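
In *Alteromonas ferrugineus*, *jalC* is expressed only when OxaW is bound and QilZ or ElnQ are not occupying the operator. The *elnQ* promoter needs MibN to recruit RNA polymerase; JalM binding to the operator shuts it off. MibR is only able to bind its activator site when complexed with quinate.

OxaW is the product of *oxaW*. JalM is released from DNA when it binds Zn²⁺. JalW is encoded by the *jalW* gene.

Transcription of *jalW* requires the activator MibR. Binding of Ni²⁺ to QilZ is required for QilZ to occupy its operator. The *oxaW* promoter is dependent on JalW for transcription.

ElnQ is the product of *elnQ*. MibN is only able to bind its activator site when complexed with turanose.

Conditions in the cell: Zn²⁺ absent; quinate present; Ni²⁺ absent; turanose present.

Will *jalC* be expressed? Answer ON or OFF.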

THE TASK: The records above, in their entirety, need to be set down again exactly.

RESULT:
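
In *Alteromonas ferrugineus*, *jalC* is expressed only when OxaW is bound and QilZ or ElnQ are not occupying the operator. The *elnQ* promoter needs MibN to recruit RNA polymerase; JalM binding to the operator shuts it off. MibR is only able to bind its activator site when complexed with quinate.

OxaW is the product of *oxaW*. JalM is released from DNA when it binds Zn²⁺. JalW is encoded by the *jalW* gene.

Transcription of *jalW* requires the activator MibR. Binding of Ni²⁺ to QilZ is required for QilZ to occupy its operator. The *oxaW* promoter is dependent on JalW for transcription.

ElnQ is the product of *elnQ*. MibN is only able to bind its activator site when complexed with turanose.

Conditions in the cell: Zn²⁺ absent; quinate present; Ni²⁺ absent; turanose present.

Will *jalC* be expressed? Answer ON or OFF.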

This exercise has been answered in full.